WHAT THIS TASK INVOLVES: Print, in exact form, the lines below from the one containing "The hash function is h(k) = (9·k + 6) % 17." through the one containing "Beginning with an", and omit all others.

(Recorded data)
──────
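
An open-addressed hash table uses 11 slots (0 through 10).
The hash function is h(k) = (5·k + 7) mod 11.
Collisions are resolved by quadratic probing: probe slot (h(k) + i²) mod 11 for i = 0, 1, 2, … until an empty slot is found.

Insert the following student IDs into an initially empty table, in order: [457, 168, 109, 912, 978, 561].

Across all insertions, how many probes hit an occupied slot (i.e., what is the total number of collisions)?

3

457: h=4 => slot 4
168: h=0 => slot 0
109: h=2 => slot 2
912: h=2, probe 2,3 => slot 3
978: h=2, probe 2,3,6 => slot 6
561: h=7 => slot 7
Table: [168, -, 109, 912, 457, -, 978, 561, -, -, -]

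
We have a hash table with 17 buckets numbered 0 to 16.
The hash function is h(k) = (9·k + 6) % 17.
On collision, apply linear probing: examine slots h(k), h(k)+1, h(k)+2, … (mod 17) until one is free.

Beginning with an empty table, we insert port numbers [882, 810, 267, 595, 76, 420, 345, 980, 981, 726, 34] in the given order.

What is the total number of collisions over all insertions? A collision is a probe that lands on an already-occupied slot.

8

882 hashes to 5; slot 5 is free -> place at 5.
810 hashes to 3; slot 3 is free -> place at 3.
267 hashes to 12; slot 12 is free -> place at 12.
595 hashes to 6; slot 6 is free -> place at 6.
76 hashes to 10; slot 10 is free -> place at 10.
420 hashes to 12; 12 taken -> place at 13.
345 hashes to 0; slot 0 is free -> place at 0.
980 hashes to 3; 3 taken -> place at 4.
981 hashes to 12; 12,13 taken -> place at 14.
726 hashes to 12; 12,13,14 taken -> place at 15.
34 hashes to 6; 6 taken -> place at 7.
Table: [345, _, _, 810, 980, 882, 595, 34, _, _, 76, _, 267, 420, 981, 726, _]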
──────
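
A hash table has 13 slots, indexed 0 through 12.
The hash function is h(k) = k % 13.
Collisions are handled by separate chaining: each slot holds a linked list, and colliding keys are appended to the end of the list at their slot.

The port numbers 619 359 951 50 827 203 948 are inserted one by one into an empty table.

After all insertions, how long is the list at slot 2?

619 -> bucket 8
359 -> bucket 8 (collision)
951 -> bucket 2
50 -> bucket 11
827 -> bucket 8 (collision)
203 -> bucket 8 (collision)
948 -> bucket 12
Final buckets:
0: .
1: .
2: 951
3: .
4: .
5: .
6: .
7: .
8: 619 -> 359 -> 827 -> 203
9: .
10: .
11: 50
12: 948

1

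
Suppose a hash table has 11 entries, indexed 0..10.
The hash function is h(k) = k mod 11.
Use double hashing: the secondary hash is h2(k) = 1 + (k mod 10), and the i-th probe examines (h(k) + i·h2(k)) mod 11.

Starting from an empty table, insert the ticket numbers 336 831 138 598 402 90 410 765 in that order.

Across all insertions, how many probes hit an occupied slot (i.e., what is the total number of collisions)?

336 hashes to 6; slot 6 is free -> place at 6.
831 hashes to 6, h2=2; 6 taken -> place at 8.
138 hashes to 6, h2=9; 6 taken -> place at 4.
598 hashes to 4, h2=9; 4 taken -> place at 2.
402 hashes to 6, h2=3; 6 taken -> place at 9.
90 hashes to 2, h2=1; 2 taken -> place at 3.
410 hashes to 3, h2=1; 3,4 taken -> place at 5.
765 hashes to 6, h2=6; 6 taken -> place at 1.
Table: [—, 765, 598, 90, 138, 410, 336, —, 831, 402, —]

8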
──────
RESULT OF THE TASK:
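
The hash function is h(k) = (9·k + 6) % 17.
On collision, apply linear probing: examine slots h(k), h(k)+1, h(k)+2, … (mod 17) until one is free.

Beginning with an empty table, we insert port numbers [882, 810, 267, 595, 76, 420, 345, 980, 981, 726, 34] in the given order.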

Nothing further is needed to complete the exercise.